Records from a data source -

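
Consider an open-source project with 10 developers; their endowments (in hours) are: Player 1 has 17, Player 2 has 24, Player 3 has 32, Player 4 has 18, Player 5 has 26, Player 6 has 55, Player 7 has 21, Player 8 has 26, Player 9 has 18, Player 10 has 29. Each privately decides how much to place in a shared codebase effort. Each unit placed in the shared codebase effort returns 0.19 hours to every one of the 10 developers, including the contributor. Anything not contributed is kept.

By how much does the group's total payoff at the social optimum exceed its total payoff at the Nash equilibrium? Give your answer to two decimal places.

239.40 hours

The private return per contributed unit is 0.19 < 1 for everyone, so the Nash equilibrium is zero contribution and the group total is Σ E_j = 17 + 24 + 32 + 18 + 26 + 55 + 21 + 26 + 18 + 29 = 266.
Each contributed unit returns 1.900 to the group, so the social optimum is full contribution by everyone: group total = 1.900 × 266 = 505.40.
Efficiency loss = (1.900 − 1) × 266 = 239.40.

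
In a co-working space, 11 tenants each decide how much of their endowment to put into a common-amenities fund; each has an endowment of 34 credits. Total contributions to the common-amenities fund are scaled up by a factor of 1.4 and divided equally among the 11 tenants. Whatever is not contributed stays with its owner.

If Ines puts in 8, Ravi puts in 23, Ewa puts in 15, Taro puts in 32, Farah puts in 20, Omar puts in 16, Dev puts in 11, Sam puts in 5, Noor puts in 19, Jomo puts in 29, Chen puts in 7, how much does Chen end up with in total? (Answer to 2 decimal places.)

50.55 credits

Total contributed: 8 + 23 + 15 + 32 + 20 + 16 + 11 + 5 + 19 + 29 + 7 = 185.
Each receives 1.4 × 185 / 11 = 23.55 from the common-amenities fund.
Chen keeps 34 − 7 = 27, so Chen's payoff is 27 + 23.55 = 50.55.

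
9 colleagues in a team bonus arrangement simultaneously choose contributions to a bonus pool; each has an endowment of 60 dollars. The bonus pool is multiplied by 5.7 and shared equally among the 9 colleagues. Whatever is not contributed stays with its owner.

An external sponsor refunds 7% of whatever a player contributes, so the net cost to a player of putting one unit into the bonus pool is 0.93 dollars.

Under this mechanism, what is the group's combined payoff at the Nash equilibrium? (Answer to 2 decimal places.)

540.00 dollars

Even with the mechanism, each unit contributed returns only (5.7/9) / 0.93 = 0.6810 per unit of net cost, so contributing nothing is still dominant.
At the Nash equilibrium no one contributes; group total payoff = 9 × 60 = 540.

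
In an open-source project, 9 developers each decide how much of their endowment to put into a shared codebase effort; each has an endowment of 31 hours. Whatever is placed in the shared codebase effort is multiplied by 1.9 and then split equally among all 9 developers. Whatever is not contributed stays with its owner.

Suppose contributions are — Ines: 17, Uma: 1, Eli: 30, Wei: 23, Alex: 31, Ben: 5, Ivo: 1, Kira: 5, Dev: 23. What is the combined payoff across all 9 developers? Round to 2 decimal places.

401.40 hours

Total contributed: 17 + 1 + 30 + 23 + 31 + 5 + 1 + 5 + 23 = 136; total kept: 9 × 31 − 136 = 143.
The shared codebase effort pays out 1.9 × 136 = 258.40 in aggregate.
Group total = 143 + 258.40 = 401.40.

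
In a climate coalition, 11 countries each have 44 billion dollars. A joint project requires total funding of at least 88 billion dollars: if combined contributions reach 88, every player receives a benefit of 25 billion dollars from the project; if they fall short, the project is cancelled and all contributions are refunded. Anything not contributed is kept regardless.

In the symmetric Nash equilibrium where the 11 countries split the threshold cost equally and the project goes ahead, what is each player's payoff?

61 billion dollars

Equal share of the threshold: 88/11 = 8.
At this profile no one gains by cutting their contribution: any cut drops the total below 88, the project is cancelled, contributions are refunded, and the deviator ends with 44, which is less than 44 − 8 + 25 = 61. Contributing more than 8 just wastes the excess. So contributing exactly 8 is a best response.
Each player's payoff: 44 − 8 + 25 = 61.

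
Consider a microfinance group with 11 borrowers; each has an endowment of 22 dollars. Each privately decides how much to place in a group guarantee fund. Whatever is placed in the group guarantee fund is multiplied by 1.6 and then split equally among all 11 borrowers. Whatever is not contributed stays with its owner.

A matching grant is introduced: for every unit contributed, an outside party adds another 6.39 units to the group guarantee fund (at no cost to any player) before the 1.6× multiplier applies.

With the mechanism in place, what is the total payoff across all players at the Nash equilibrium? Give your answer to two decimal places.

2861.41 dollars

The effective private return per unit is now 1.6 × 7.39 / 11 = 1.0749 > 1, so every player's dominant strategy flips to full contribution.
So the Nash equilibrium is full contribution by all 11; the group earns 1.6 × 7.39 × 242 = 2861.41.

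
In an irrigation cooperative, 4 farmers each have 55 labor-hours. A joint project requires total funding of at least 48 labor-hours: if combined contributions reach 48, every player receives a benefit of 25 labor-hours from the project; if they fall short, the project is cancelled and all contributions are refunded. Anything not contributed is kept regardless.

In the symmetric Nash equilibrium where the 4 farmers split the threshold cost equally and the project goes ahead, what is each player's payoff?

68 labor-hours

Equal share of the threshold: 48/4 = 12.
At this profile no one gains by cutting their contribution: any cut drops the total below 48, the project is cancelled, contributions are refunded, and the deviator ends with 55, which is less than 55 − 12 + 25 = 68. Contributing more than 12 just wastes the excess. So contributing exactly 12 is a best response.
Each player's payoff: 55 − 12 + 25 = 68.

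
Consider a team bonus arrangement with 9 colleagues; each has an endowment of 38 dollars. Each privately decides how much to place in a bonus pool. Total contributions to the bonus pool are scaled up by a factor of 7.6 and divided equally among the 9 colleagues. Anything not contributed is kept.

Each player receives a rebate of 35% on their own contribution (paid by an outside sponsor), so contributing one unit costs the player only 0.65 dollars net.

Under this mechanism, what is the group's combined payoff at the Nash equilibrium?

With the mechanism, a contributed unit returns (7.6/9) / 0.65 = 1.2991 per unit of net cost to the contributor — now above 1 — so contributing fully is weakly dominant for every player.
At the Nash equilibrium everyone contributes 38. Group total payoff = 9 × (38 × 0.35 + 7.6 × 38) = 2718.90.

2718.90 dollars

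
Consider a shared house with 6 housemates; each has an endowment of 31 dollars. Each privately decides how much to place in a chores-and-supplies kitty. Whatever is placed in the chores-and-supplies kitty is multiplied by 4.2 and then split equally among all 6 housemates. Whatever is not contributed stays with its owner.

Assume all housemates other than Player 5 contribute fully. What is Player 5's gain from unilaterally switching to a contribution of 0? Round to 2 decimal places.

Switching from a contribution of 31 to 0 lets Player 5 keep an extra 31 dollars, but lowers the chores-and-supplies kitty by 31, which costs Player 5 their own share of that drop: 4.2/6 × 31 = 21.70.
Net gain = 31 − 21.70 = 9.30. The private return per contributed unit (0.7000) is below 1, so free-riding is indeed the best response regardless of what the others do.

9.30 dollars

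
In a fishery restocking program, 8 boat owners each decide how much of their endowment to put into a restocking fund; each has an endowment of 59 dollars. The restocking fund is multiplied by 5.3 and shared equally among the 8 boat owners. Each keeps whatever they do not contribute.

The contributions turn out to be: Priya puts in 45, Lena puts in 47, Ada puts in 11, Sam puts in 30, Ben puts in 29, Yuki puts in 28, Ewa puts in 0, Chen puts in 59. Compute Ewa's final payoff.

Total contributed: 45 + 47 + 11 + 30 + 29 + 28 + 0 + 59 = 249.
Each receives 5.3 × 249 / 8 = 164.96 from the restocking fund.
Ewa keeps 59 − 0 = 59, so Ewa's payoff is 59 + 164.96 = 223.96.

223.96 dollars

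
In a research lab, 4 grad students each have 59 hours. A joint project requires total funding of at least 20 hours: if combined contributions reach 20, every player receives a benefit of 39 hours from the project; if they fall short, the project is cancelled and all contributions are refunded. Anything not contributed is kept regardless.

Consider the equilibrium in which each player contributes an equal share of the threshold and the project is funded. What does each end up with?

Equal share of the threshold: 20/4 = 5.
At this profile no one gains by cutting their contribution: any cut drops the total below 20, the project is cancelled, contributions are refunded, and the deviator ends with 59, which is less than 59 − 5 + 39 = 93. Contributing more than 5 just wastes the excess. So contributing exactly 5 is a best response.
Each player's payoff: 59 − 5 + 39 = 93.

93 hours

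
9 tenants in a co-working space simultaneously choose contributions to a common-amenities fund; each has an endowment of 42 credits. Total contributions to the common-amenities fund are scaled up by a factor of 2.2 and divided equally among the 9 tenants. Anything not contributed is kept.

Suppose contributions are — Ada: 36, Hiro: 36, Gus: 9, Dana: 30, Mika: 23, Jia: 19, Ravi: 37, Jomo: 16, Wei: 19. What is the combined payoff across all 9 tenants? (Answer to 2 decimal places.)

648.00 credits

Total contributed: 36 + 36 + 9 + 30 + 23 + 19 + 37 + 16 + 19 = 225; total kept: 9 × 42 − 225 = 153.
The common-amenities fund pays out 2.2 × 225 = 495.00 in aggregate.
Group total = 153 + 495.00 = 648.00.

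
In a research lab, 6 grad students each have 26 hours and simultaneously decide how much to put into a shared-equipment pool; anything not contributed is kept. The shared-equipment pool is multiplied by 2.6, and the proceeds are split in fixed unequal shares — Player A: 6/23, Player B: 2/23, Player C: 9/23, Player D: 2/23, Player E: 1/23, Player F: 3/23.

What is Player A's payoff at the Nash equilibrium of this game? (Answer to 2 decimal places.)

Each unit j contributes comes back to j as 2.6 × (j's share), so j prefers to contribute only if that share exceeds 1/2.6 = 0.3846; otherwise keeping the unit dominates.
Only Player C (9/23) clears that bar, contributing 26; the remaining 5 contribute 0. Total contributed: 26.
Player A keeps 26 and receives 2.6 × 26 × 6/23 = 17.63 from the shared-equipment pool, for a payoff of 43.63.

43.63 hours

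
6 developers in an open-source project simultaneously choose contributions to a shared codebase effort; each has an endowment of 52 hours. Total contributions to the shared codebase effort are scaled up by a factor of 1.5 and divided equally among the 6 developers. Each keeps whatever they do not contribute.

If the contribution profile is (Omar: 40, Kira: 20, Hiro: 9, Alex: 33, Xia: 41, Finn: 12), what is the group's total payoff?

389.50 hours

Total contributed: 40 + 20 + 9 + 33 + 41 + 12 = 155; total kept: 6 × 52 − 155 = 157.
The shared codebase effort pays out 1.5 × 155 = 232.50 in aggregate.
Group total = 157 + 232.50 = 389.50.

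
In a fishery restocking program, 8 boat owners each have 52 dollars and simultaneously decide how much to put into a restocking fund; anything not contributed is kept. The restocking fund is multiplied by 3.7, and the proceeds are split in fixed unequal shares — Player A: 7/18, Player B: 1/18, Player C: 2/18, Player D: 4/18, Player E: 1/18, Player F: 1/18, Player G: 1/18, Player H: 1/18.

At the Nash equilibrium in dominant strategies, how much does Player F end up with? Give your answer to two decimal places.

For player j, contributing a unit is worthwhile iff 3.7 × (j's share) ≥ 1, i.e. iff j's share is at least 0.2703.
Only Player A (7/18) clears that bar, contributing 52; the remaining 7 contribute 0. Total contributed: 52.
Player F keeps 52 and receives 3.7 × 52 × 1/18 = 10.69 from the restocking fund, for a payoff of 62.69.

62.69 dollars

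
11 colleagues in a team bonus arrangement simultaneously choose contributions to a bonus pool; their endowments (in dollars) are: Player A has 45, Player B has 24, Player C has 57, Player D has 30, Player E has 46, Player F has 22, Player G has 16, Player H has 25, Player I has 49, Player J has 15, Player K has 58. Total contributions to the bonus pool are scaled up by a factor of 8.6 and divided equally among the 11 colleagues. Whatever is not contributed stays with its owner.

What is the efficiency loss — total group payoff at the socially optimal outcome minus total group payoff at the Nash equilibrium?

The private return per contributed unit is 8.6/11 = 0.7818 < 1 for every player regardless of endowment, so the Nash equilibrium is zero contribution and the group total is Σ E_j = 45 + 24 + 57 + 30 + 46 + 22 + 16 + 25 + 49 + 15 + 58 = 387.
Each contributed unit returns 8.600 to the group, so the social optimum is full contribution by everyone: group total = 8.600 × 387 = 3328.20.
Efficiency loss = (8.600 − 1) × 387 = 2941.20.

2941.20 dollars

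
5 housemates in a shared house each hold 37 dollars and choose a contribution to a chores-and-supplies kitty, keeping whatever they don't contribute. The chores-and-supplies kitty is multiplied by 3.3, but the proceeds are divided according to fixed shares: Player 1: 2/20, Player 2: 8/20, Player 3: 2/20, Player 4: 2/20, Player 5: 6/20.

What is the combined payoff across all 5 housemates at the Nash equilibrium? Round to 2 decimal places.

For player j, contributing a unit is worthwhile iff 3.3 × (j's share) ≥ 1, i.e. iff j's share is at least 0.3030.
Player 2 alone (share 8/20) is above the threshold, contributing 37; the remaining 4 contribute 0. Total contributed: 37.
The chores-and-supplies kitty pays out 3.3 × 37 = 122.10 in total (split across the unequal shares, but the aggregate is all that matters for the group sum).
The 4 free-riders keep 37 each, adding 148. Group total = 148 + 122.10 = 270.10.

270.10 dollars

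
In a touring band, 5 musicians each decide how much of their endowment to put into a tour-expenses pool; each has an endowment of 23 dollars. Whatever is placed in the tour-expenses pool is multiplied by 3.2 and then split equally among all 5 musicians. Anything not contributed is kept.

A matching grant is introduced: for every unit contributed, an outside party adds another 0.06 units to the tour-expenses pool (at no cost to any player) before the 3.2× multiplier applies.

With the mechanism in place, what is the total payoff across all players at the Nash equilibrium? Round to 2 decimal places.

115.00 dollars

The effective private return is 3.2 × 1.06 / 5 = 0.6784, which is still under 1, so the mechanism doesn't change anyone's dominant strategy: zero contribution.
At the Nash equilibrium no one contributes; group total payoff = 5 × 23 = 115.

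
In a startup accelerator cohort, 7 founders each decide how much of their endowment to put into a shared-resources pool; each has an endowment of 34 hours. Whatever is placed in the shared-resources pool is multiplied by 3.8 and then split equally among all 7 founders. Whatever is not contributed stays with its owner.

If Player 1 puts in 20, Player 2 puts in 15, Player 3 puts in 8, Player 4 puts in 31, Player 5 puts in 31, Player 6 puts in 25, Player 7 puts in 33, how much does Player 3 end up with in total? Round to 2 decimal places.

114.49 hours

Total contributed: 20 + 15 + 8 + 31 + 31 + 25 + 33 = 163.
Each receives 3.8 × 163 / 7 = 88.49 from the shared-resources pool.
Player 3 keeps 34 − 8 = 26, so Player 3's payoff is 26 + 88.49 = 114.49.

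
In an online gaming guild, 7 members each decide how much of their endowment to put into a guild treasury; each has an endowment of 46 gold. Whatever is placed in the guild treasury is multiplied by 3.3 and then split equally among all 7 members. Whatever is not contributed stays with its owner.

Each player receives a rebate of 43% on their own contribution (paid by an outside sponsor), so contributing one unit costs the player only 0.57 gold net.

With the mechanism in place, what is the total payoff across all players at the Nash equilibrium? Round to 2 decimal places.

322.00 gold

Even with the mechanism, each unit contributed returns only (3.3/7) / 0.57 = 0.8271 per unit of net cost, so contributing nothing is still dominant.
Everyone keeps their endowment and the group total is 7 × 46 = 322.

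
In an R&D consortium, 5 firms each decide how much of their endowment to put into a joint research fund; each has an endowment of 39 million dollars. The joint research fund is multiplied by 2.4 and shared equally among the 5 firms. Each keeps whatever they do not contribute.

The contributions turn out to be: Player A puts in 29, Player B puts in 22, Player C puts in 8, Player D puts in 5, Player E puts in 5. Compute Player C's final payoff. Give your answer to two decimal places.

64.12 million dollars

Total contributed: 29 + 22 + 8 + 5 + 5 = 69.
Each receives 2.4 × 69 / 5 = 33.12 from the joint research fund.
Player C keeps 39 − 8 = 31, so Player C's payoff is 31 + 33.12 = 64.12.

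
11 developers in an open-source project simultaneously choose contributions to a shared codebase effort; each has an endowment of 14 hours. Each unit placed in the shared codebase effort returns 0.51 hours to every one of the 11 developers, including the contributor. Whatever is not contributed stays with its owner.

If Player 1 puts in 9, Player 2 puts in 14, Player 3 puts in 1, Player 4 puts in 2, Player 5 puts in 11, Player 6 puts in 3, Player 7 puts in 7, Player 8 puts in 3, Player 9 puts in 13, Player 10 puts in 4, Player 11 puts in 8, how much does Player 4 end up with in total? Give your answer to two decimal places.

50.25 hours

Total contributed: 9 + 14 + 1 + 2 + 11 + 3 + 7 + 3 + 13 + 4 + 8 = 75.
Each receives 0.51 × 75 = 38.25 from the shared codebase effort.
Player 4 keeps 14 − 2 = 12, so Player 4's payoff is 12 + 38.25 = 50.25.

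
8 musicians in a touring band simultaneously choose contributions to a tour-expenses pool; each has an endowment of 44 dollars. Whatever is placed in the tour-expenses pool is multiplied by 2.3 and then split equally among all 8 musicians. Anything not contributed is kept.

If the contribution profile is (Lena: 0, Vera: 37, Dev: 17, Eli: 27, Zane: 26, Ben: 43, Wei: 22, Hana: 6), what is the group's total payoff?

Total contributed: 0 + 37 + 17 + 27 + 26 + 43 + 22 + 6 = 178; total kept: 8 × 44 − 178 = 174.
The tour-expenses pool pays out 2.3 × 178 = 409.40 in aggregate.
Group total = 174 + 409.40 = 583.40.

583.40 dollars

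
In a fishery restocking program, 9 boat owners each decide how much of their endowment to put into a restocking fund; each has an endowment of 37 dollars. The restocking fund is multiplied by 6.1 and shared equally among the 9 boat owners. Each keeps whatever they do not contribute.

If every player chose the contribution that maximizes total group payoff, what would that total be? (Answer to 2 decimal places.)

Each contributed unit returns 6.100 to the group as a whole (0.6778 to each of 9 players), which exceeds 1, so the social optimum is full contribution: group total = 6.100 × 333 = 2031.30.

2031.30 dollars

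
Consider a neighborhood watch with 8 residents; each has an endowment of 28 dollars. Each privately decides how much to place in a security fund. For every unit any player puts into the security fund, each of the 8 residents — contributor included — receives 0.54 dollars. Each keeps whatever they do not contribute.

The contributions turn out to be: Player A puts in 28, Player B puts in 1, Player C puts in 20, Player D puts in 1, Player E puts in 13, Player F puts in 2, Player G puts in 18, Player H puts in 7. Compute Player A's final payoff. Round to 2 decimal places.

48.60 dollars

Total contributed: 28 + 1 + 20 + 1 + 13 + 2 + 18 + 7 = 90.
Each receives 0.54 × 90 = 48.60 from the security fund.
Player A keeps 28 − 28 = 0, so Player A's payoff is 0 + 48.60 = 48.60.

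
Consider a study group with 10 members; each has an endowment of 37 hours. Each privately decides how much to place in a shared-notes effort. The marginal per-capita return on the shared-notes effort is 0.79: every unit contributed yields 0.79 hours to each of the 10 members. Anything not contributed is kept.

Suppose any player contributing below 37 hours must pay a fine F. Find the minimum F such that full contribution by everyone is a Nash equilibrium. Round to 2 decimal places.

Given the others contribute fully, the best deviation is to contribute 0 (any partial contribution still incurs the fine and gives up units whose private return 0.79 is below 1).
Deviating from 37 to 0 saves 37 hours but forfeits the deviator's share of the drop in the shared-notes effort: 0.79 × 37 = 29.23.
So the deviation gain is 37 − 29.23 = 7.77, and the fine must be at least 7.77 hours to wipe it out.

7.77 hours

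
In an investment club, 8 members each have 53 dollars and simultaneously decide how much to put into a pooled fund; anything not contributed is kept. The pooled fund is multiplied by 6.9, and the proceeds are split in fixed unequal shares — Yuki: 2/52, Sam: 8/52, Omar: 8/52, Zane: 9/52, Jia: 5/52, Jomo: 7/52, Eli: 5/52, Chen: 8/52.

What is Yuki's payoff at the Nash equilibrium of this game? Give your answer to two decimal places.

109.26 dollars

Player j's private return per contributed unit is 6.9 × (j's share). Contributing is weakly dominant for j when that share is at least 1/6.9 = 0.1449, and contributing 0 is dominant otherwise.
Sam, Omar, Zane and Chen clear that bar, contributing 53 each; the remaining 4 contribute 0. Total contributed: 212.
Yuki keeps 53 and receives 6.9 × 212 × 2/52 = 56.26 from the pooled fund, for a payoff of 109.26.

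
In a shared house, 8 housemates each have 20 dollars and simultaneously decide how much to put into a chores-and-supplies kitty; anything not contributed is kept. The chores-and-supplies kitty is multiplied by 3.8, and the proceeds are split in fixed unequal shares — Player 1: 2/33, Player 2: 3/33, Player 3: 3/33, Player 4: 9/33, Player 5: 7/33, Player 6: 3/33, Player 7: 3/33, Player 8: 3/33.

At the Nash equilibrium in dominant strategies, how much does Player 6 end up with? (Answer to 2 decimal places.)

26.91 dollars

A player with share s gets back 3.8·s per unit contributed, so full contribution is dominant for anyone with s > 1/3.8 = 0.2632 and zero contribution is dominant for anyone below.
Only Player 4 (9/33) clears that bar, contributing 20; the remaining 7 contribute 0. Total contributed: 20.
Player 6 keeps 20 and receives 3.8 × 20 × 3/33 = 6.91 from the chores-and-supplies kitty, for a payoff of 26.91.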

EXERCISE GOAL - Copy out the lines of the data where the word "guarantee" can be found.

WRITTEN REPLY -
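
Consider a microfinance group with 11 borrowers; each has an endowment of 22 dollars. Each privately decides how much to place in a group guarantee fund. Whatever is placed in the group guarantee fund is multiplied by 1.6 and then split equally among all 11 borrowers. Whatever is not contributed stays with its owner.
A matching grant is introduced: for every unit contributed, an outside party adds another 6.39 units to the group guarantee fund (at no cost to any player) before the 1.6× multiplier applies.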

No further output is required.